Saved data entries:
[Start of Attachment]
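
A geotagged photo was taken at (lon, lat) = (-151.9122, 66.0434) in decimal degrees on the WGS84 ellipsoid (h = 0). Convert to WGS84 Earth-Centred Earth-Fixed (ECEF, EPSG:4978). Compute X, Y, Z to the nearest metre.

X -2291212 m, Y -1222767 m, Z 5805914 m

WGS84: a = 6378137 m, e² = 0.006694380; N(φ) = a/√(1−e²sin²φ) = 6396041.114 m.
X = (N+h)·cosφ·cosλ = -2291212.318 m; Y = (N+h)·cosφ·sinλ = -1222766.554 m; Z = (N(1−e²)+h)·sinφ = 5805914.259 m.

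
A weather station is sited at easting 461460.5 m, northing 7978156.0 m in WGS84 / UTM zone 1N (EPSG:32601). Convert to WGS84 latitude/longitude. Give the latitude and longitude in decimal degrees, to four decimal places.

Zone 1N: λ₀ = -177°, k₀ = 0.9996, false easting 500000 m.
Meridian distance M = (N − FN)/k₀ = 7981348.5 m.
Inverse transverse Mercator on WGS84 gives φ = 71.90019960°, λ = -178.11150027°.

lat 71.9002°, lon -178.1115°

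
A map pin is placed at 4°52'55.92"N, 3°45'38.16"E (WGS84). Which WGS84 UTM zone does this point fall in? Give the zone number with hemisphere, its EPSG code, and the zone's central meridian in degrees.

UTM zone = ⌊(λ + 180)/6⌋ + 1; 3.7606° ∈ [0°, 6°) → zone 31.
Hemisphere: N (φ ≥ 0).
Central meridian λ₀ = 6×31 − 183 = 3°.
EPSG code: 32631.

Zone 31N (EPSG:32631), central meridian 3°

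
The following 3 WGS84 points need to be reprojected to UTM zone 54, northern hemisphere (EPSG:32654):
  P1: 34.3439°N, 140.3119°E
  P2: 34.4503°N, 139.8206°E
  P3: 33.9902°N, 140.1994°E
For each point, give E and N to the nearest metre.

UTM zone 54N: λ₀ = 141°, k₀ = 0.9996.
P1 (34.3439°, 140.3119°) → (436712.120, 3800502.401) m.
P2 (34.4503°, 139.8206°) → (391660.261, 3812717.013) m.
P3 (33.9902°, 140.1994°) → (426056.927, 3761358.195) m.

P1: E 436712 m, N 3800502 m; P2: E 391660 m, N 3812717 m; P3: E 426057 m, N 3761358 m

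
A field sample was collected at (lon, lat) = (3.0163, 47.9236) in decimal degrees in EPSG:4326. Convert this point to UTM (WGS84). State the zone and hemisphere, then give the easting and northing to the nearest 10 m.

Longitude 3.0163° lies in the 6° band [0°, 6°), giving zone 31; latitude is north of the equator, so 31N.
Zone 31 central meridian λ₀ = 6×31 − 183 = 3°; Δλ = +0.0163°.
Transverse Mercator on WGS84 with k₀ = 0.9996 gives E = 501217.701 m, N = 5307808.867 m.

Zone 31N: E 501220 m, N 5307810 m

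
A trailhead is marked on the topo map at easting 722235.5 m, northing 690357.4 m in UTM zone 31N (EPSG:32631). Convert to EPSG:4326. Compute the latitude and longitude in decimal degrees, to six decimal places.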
[End of Attachment]
_TASK BRIEF:_ Exact copies of all the entries above should be returned.

_ANSWER TO THE EXERCISE:_
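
A geotagged photo was taken at (lon, lat) = (-151.9122, 66.0434) in decimal degrees on the WGS84 ellipsoid (h = 0). Convert to WGS84 Earth-Centred Earth-Fixed (ECEF, EPSG:4978). Compute X, Y, Z to the nearest metre.

X -2291212 m, Y -1222767 m, Z 5805914 m

WGS84: a = 6378137 m, e² = 0.006694380; N(φ) = a/√(1−e²sin²φ) = 6396041.114 m.
X = (N+h)·cosφ·cosλ = -2291212.318 m; Y = (N+h)·cosφ·sinλ = -1222766.554 m; Z = (N(1−e²)+h)·sinφ = 5805914.259 m.

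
A weather station is sited at easting 461460.5 m, northing 7978156.0 m in WGS84 / UTM zone 1N (EPSG:32601). Convert to WGS84 latitude/longitude. Give the latitude and longitude in decimal degrees, to four decimal places.

Zone 1N: λ₀ = -177°, k₀ = 0.9996, false easting 500000 m.
Meridian distance M = (N − FN)/k₀ = 7981348.5 m.
Inverse transverse Mercator on WGS84 gives φ = 71.90019960°, λ = -178.11150027°.

lat 71.9002°, lon -178.1115°

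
A map pin is placed at 4°52'55.92"N, 3°45'38.16"E (WGS84). Which WGS84 UTM zone does this point fall in? Give the zone number with hemisphere, its EPSG code, and the zone's central meridian in degrees.

UTM zone = ⌊(λ + 180)/6⌋ + 1; 3.7606° ∈ [0°, 6°) → zone 31.
Hemisphere: N (φ ≥ 0).
Central meridian λ₀ = 6×31 − 183 = 3°.
EPSG code: 32631.

Zone 31N (EPSG:32631), central meridian 3°

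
The following 3 WGS84 points need to be reprojected to UTM zone 54, northern hemisphere (EPSG:32654):
  P1: 34.3439°N, 140.3119°E
  P2: 34.4503°N, 139.8206°E
  P3: 33.9902°N, 140.1994°E
For each point, give E and N to the nearest metre.

UTM zone 54N: λ₀ = 141°, k₀ = 0.9996.
P1 (34.3439°, 140.3119°) → (436712.120, 3800502.401) m.
P2 (34.4503°, 139.8206°) → (391660.261, 3812717.013) m.
P3 (33.9902°, 140.1994°) → (426056.927, 3761358.195) m.

P1: E 436712 m, N 3800502 m; P2: E 391660 m, N 3812717 m; P3: E 426057 m, N 3761358 m

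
A field sample was collected at (lon, lat) = (3.0163, 47.9236) in decimal degrees in EPSG:4326. Convert this point to UTM (WGS84). State the zone and hemisphere, then give the easting and northing to the nearest 10 m.

Longitude 3.0163° lies in the 6° band [0°, 6°), giving zone 31; latitude is north of the equator, so 31N.
Zone 31 central meridian λ₀ = 6×31 − 183 = 3°; Δλ = +0.0163°.
Transverse Mercator on WGS84 with k₀ = 0.9996 gives E = 501217.701 m, N = 5307808.867 m.

Zone 31N: E 501220 m, N 5307810 m

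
A trailhead is marked on the topo map at easting 722235.5 m, northing 690357.4 m in UTM zone 31N (EPSG:32631). Convert to EPSG:4326. Compute the latitude and longitude in decimal degrees, to six decimal places.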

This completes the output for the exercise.